***** Exercise material
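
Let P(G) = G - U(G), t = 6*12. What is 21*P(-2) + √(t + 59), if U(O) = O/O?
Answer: -63 + √131 ≈ -51.555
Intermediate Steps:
U(O) = 1
t = 72
P(G) = -1 + G (P(G) = G - 1*1 = G - 1 = -1 + G)
21*P(-2) + √(t + 59) = 21*(-1 - 2) + √(72 + 59) = 21*(-3) + √131 = -63 + √131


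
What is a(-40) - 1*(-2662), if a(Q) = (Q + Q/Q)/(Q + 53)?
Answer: 2659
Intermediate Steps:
a(Q) = (1 + Q)/(53 + Q) (a(Q) = (Q + 1)/(53 + Q) = (1 + Q)/(53 + Q))
a(-40) - 1*(-2662) = (1 - 40)/(53 - 40) - 1*(-2662) = -39/13 + 2662 = (1/13)*(-39) + 2662 = -3 + 2662 = 2659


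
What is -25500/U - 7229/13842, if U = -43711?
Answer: 36984181/605047662 ≈ 0.061126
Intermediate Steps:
-25500/U - 7229/13842 = -25500/(-43711) - 7229/13842 = -25500*(-1/43711) - 7229*1/13842 = 25500/43711 - 7229/13842 = 36984181/605047662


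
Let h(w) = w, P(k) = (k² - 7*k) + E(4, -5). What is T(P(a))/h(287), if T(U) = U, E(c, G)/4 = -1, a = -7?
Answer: 94/287 ≈ 0.32753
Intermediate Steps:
E(c, G) = -4 (E(c, G) = 4*(-1) = -4)
P(k) = -4 + k² - 7*k (P(k) = (k² - 7*k) - 4 = -4 + k² - 7*k)
T(P(a))/h(287) = (-4 + (-7)² - 7*(-7))/287 = (-4 + 49 + 49)*(1/287) = 94*(1/287) = 94/287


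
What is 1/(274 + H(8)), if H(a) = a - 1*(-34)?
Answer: 1/316 ≈ 0.0031646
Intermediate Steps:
H(a) = 34 + a (H(a) = a + 34 = 34 + a)
1/(274 + H(8)) = 1/(274 + (34 + 8)) = 1/(274 + 42) = 1/316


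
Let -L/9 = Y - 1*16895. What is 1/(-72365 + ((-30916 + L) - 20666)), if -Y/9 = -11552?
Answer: -1/907604 ≈ -1.1018e-6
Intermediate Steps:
Y = 103968 (Y = -9*(-11552) = 103968)
L = -783657 (L = -9*(103968 - 1*16895) = -9*(103968 - 16895) = -9*87073 = -783657)
1/(-72365 + ((-30916 + L) - 20666)) = 1/(-72365 + ((-30916 - 783657) - 20666)) = 1/(-72365 + (-814573 - 20666)) = 1/(-72365 - 835239) = 1/(-907604) = -1/907604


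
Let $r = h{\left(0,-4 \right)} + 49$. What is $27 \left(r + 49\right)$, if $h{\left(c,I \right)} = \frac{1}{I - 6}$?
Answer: $\frac{26433}{10} \approx 2643.3$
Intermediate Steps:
$h{\left(c,I \right)} = \frac{1}{-6 + I}$
$r = \frac{489}{10}$ ($r = \frac{1}{-6 - 4} + 49 = \frac{1}{-10} + 49 = - \frac{1}{10} + 49 = \frac{489}{10} \approx 48.9$)
$27 \left(r + 49\right) = 27 \left(\frac{489}{10} + 49\right) = 27 \cdot \frac{979}{10} = \frac{26433}{10}$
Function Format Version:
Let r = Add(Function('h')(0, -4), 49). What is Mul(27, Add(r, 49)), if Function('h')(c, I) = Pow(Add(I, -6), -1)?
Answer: Rational(26433, 10) ≈ 2643.3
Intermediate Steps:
Function('h')(c, I) = Pow(Add(-6, I), -1)
r = Rational(489, 10) (r = Add(Pow(Add(-6, -4), -1), 49) = Add(Pow(-10, -1), 49) = Add(Rational(-1, 10), 49) = Rational(489, 10) ≈ 48.900)
Mul(27, Add(r, 49)) = Mul(27, Add(Rational(489, 10), 49)) = Mul(27, Rational(979, 10)) = Rational(26433, 10)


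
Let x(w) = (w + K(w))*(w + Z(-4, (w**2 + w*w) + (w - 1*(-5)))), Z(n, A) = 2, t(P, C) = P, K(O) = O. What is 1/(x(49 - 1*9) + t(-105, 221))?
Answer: 1/3255 ≈ 0.00030722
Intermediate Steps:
x(w) = 2*w*(2 + w) (x(w) = (w + w)*(w + 2) = (2*w)*(2 + w) = 2*w*(2 + w))
1/(x(49 - 1*9) + t(-105, 221)) = 1/(2*(49 - 1*9)*(2 + (49 - 1*9)) - 105) = 1/(2*(49 - 9)*(2 + (49 - 9)) - 105) = 1/(2*40*(2 + 40) - 105) = 1/(2*40*42 - 105) = 1/(3360 - 105) = 1/3255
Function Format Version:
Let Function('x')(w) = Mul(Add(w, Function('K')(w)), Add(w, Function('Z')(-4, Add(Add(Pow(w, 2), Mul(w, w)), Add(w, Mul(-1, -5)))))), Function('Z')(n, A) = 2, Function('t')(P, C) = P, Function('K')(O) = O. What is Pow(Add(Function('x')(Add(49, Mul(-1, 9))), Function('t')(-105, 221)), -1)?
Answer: Rational(1, 3255) ≈ 0.00030722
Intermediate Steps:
Function('x')(w) = Mul(2, w, Add(2, w)) (Function('x')(w) = Mul(Add(w, w), Add(w, 2)) = Mul(Mul(2, w), Add(2, w)) = Mul(2, w, Add(2, w)))
Pow(Add(Function('x')(Add(49, Mul(-1, 9))), Function('t')(-105, 221)), -1) = Pow(Add(Mul(2, Add(49, Mul(-1, 9)), Add(2, Add(49, Mul(-1, 9)))), -105), -1) = Pow(Add(Mul(2, Add(49, -9), Add(2, Add(49, -9))), -105), -1) = Pow(Add(Mul(2, 40, Add(2, 40)), -105), -1) = Pow(Add(Mul(2, 40, 42), -105), -1) = Pow(Add(3360, -105), -1) = Pow(3255, -1) = Rational(1, 3255)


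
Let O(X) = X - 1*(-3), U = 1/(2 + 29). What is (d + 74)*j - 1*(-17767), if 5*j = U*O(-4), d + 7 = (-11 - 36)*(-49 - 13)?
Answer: 2750904/155 ≈ 17748.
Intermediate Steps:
U = 1/31 ≈ 0.032258
O(X) = 3 + X (O(X) = X + 3 = 3 + X)
d = 2907 (d = -7 + (-11 - 36)*(-49 - 13) = -7 - 47*(-62) = -7 + 2914 = 2907)
j = -1/155 (j = ((3 - 4)/31)/5 = ((1/31)*(-1))/5 = (⅕)*(-1/31) = -1/155 ≈ -0.0064516)
(d + 74)*j - 1*(-17767) = (2907 + 74)*(-1/155) - 1*(-17767) = 2981*(-1/155) + 17767 = -2981/155 + 17767 = 2750904/155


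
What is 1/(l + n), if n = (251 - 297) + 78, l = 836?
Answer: 1/868 ≈ 0.0011521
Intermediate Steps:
n = 32 (n = -46 + 78 = 32)
1/(l + n) = 1/(836 + 32) = 1/868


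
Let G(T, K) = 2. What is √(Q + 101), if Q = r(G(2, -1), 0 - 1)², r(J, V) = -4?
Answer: 3*√13 ≈ 10.817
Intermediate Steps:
Q = 16 (Q = (-4)² = 16)
√(Q + 101) = √(16 + 101) = √117 = 3*√13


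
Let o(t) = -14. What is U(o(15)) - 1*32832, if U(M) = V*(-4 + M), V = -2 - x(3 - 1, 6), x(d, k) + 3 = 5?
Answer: -32760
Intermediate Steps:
x(d, k) = 2 (x(d, k) = -3 + 5 = 2)
V = -4 (V = -2 - 1*2 = -2 - 2 = -4)
U(M) = 16 - 4*M (U(M) = -4*(-4 + M) = 16 - 4*M)
U(o(15)) - 1*32832 = (16 - 4*(-14)) - 1*32832 = (16 + 56) - 32832 = 72 - 32832 = -32760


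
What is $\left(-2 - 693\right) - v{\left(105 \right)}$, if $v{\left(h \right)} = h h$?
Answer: $-11720$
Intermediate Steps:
$v{\left(h \right)} = h^{2}$
$\left(-2 - 693\right) - v{\left(105 \right)} = \left(-2 - 693\right) - 105^{2} = \left(-2 - 693\right) - 11025 = -695 - 11025 = -11720$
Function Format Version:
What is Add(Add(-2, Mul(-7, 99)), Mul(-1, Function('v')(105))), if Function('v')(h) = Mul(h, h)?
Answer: -11720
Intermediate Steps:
Function('v')(h) = Pow(h, 2)
Add(Add(-2, Mul(-7, 99)), Mul(-1, Function('v')(105))) = Add(Add(-2, Mul(-7, 99)), Mul(-1, Pow(105, 2))) = Add(Add(-2, -693), Mul(-1, 11025)) = Add(-695, -11025) = -11720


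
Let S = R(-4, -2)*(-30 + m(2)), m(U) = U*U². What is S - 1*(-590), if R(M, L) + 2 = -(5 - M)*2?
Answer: 1030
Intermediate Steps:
R(M, L) = -12 + 2*M (R(M, L) = -2 - (5 - M)*2 = -2 + (-5 + M)*2 = -2 + (-10 + 2*M) = -12 + 2*M)
m(U) = U³
S = 440 (S = (-12 + 2*(-4))*(-30 + 2³) = (-12 - 8)*(-30 + 8) = -20*(-22) = 440)
S - 1*(-590) = 440 - 1*(-590) = 440 + 590 = 1030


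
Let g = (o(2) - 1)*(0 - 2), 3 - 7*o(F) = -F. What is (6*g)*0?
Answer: 0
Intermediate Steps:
o(F) = 3/7 + F/7 (o(F) = 3/7 - (-1)*F/7 = 3/7 + F/7)
g = 4/7 (g = ((3/7 + (⅐)*2) - 1)*(0 - 2) = ((3/7 + 2/7) - 1)*(-2) = (5/7 - 1)*(-2) = -2/7*(-2) = 4/7 ≈ 0.57143)
(6*g)*0 = (6*(4/7))*0 = (24/7)*0 = 0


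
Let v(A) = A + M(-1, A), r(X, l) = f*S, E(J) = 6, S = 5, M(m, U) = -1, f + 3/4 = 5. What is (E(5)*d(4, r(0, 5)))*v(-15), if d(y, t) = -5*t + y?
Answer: 9816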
**********
**Problem details:** Give back precisely the lines above that start at the line containing "Answer: 2659" and end at the line containing "Answer: 36984181/605047662 ≈ 0.061126", inclusive. No other lines belong in the output.

**Reply:**
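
Answer: 2659
Intermediate Steps:
a(Q) = (1 + Q)/(53 + Q) (a(Q) = (Q + 1)/(53 + Q) = (1 + Q)/(53 + Q))
a(-40) - 1*(-2662) = (1 - 40)/(53 - 40) - 1*(-2662) = -39/13 + 2662 = (1/13)*(-39) + 2662 = -3 + 2662 = 2659


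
What is -25500/U - 7229/13842, if U = -43711?
Answer: 36984181/605047662 ≈ 0.061126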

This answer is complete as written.